**Task objective**
Find the line with "Let E(R) = -5*R." in the records below. Copy it and every line after it, up to and including the line with "Answer: -78/701611 ≈ -0.00011117".

▽

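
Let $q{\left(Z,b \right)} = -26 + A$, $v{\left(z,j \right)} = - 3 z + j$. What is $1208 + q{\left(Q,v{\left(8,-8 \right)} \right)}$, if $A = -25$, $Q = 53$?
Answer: $1157$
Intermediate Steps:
$v{\left(z,j \right)} = j - 3 z$
$q{\left(Z,b \right)} = -51$ ($q{\left(Z,b \right)} = -26 - 25 = -51$)
$1208 + q{\left(Q,v{\left(8,-8 \right)} \right)} = 1208 - 51 = 1157$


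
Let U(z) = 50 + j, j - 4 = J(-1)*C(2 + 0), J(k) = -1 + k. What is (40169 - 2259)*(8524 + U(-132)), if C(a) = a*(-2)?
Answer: 325495260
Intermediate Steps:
C(a) = -2*a
j = 12 (j = 4 + (-1 - 1)*(-2*(2 + 0)) = 4 - (-4)*2 = 4 - 2*(-4) = 4 + 8 = 12)
U(z) = 62 (U(z) = 50 + 12 = 62)
(40169 - 2259)*(8524 + U(-132)) = (40169 - 2259)*(8524 + 62) = 37910*8586 = 325495260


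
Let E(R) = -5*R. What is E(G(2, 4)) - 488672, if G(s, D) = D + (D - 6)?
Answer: -488682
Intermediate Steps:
G(s, D) = -6 + 2*D (G(s, D) = D + (-6 + D) = -6 + 2*D)
E(G(2, 4)) - 488672 = -5*(-6 + 2*4) - 488672 = -5*(-6 + 8) - 488672 = -5*2 - 488672 = -10 - 488672 = -488682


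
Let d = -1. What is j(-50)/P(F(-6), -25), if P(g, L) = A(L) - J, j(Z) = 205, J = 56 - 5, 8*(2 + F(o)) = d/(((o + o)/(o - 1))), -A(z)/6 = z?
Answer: 205/99 ≈ 2.0707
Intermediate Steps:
A(z) = -6*z
F(o) = -2 - (-1 + o)/(16*o) (F(o) = -2 + (-1/((o + o)/(o - 1)))/8 = -2 + (-1/((2*o)/(-1 + o)))/8 = -2 + (-1/(2*o/(-1 + o)))/8 = -2 + (-(-1 + o)/(2*o))/8 = -2 - (-1 + o)/(16*o))
J = 51
P(g, L) = -51 - 6*L (P(g, L) = -6*L - 1*51 = -6*L - 51 = -51 - 6*L)
j(-50)/P(F(-6), -25) = 205/(-51 - 6*(-25)) = 205/(-51 + 150) = 205/99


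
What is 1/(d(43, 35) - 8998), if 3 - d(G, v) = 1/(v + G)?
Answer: -78/701611 ≈ -0.00011117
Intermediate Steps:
d(G, v) = 3 - 1/(G + v) (d(G, v) = 3 - 1/(v + G) = 3 - 1/(G + v))
1/(d(43, 35) - 8998) = 1/((-1 + 3*43 + 3*35)/(43 + 35) - 8998) = 1/((-1 + 129 + 105)/78 - 8998) = 1/((1/78)*233 - 8998) = 1/(233/78 - 8998) = 1/(-701611/78) = -78/701611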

△

**Response for this exercise**
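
Let E(R) = -5*R. What is E(G(2, 4)) - 488672, if G(s, D) = D + (D - 6)?
Answer: -488682
Intermediate Steps:
G(s, D) = -6 + 2*D (G(s, D) = D + (-6 + D) = -6 + 2*D)
E(G(2, 4)) - 488672 = -5*(-6 + 2*4) - 488672 = -5*(-6 + 8) - 488672 = -5*2 - 488672 = -10 - 488672 = -488682


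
Let d = -1. What is j(-50)/P(F(-6), -25), if P(g, L) = A(L) - J, j(Z) = 205, J = 56 - 5, 8*(2 + F(o)) = d/(((o + o)/(o - 1))), -A(z)/6 = z?
Answer: 205/99 ≈ 2.0707
Intermediate Steps:
A(z) = -6*z
F(o) = -2 - (-1 + o)/(16*o) (F(o) = -2 + (-1/((o + o)/(o - 1)))/8 = -2 + (-1/((2*o)/(-1 + o)))/8 = -2 + (-1/(2*o/(-1 + o)))/8 = -2 + (-(-1 + o)/(2*o))/8 = -2 - (-1 + o)/(16*o))
J = 51
P(g, L) = -51 - 6*L (P(g, L) = -6*L - 1*51 = -6*L - 51 = -51 - 6*L)
j(-50)/P(F(-6), -25) = 205/(-51 - 6*(-25)) = 205/(-51 + 150) = 205/99


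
What is 1/(d(43, 35) - 8998), if 3 - d(G, v) = 1/(v + G)?
Answer: -78/701611 ≈ -0.00011117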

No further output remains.